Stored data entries
'''
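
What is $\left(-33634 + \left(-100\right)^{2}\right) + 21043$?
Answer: $-2591$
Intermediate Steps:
$\left(-33634 + \left(-100\right)^{2}\right) + 21043 = \left(-33634 + 10000\right) + 21043 = -23634 + 21043 = -2591$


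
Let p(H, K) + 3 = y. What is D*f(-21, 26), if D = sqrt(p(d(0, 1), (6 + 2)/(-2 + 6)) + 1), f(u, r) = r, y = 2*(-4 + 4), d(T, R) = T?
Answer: 26*I*sqrt(2) ≈ 36.77*I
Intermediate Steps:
y = 0 (y = 2*0 = 0)
p(H, K) = -3 (p(H, K) = -3 + 0 = -3)
D = I*sqrt(2) (D = sqrt(-3 + 1) = sqrt(-2) = I*sqrt(2) ≈ 1.4142*I)
D*f(-21, 26) = (I*sqrt(2))*26 = 26*I*sqrt(2)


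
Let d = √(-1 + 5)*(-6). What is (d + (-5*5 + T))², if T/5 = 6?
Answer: 49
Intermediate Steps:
T = 30 (T = 5*6 = 30)
d = -12 (d = √4*(-6) = 2*(-6) = -12)
(d + (-5*5 + T))² = (-12 + (-5*5 + 30))² = (-12 + (-25 + 30))² = (-12 + 5)² = (-7)² = 49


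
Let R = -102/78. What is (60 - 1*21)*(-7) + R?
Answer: -3566/13 ≈ -274.31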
'''
▶ [Problem to work on]
Write down every line of the data above that includes the string "What".

▶ [Exercise response]
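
What is $\left(-33634 + \left(-100\right)^{2}\right) + 21043$?
Let p(H, K) + 3 = y. What is D*f(-21, 26), if D = sqrt(p(d(0, 1), (6 + 2)/(-2 + 6)) + 1), f(u, r) = r, y = 2*(-4 + 4), d(T, R) = T?
Let d = √(-1 + 5)*(-6). What is (d + (-5*5 + T))², if T/5 = 6?
Let R = -102/78. What is (60 - 1*21)*(-7) + R?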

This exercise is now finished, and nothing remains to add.